#### Records supplied ####

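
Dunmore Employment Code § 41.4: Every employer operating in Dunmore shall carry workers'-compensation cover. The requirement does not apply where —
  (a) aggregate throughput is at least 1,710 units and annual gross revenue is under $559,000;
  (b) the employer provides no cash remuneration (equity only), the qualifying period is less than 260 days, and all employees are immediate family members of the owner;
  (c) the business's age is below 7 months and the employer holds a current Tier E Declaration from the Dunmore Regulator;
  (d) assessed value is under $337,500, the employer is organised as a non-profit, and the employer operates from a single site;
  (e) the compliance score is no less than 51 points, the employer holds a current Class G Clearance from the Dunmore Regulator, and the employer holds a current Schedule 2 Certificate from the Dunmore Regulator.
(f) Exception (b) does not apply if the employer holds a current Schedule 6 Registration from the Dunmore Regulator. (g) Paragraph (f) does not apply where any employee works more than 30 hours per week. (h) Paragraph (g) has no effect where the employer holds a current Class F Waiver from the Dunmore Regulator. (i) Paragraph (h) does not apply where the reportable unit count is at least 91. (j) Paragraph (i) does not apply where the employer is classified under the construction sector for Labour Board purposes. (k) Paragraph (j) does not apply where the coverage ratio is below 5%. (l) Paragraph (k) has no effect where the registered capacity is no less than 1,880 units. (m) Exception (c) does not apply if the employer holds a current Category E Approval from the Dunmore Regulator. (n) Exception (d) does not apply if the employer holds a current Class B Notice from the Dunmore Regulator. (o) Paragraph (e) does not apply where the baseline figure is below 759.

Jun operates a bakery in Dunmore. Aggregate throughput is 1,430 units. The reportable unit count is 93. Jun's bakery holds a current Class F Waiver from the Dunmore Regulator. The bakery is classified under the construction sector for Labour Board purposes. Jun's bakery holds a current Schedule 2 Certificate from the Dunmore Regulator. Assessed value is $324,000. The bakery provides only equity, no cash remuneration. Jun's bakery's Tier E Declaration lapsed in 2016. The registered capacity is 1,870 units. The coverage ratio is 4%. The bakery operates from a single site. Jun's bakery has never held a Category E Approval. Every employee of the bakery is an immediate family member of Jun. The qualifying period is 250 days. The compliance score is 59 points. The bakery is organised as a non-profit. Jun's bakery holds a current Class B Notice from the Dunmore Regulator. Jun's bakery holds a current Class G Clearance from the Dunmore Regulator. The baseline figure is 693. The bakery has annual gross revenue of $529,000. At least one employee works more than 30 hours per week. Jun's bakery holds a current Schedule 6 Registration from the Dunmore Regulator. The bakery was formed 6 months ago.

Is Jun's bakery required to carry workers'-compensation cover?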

####

● **The problem**
Reproduce each line above that contains "carry".

● **Task solution**
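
Dunmore Employment Code § 41.4: Every employer operating in Dunmore shall carry workers'-compensation cover. The requirement does not apply where —
Is Jun's bakery required to carry workers'-compensation cover?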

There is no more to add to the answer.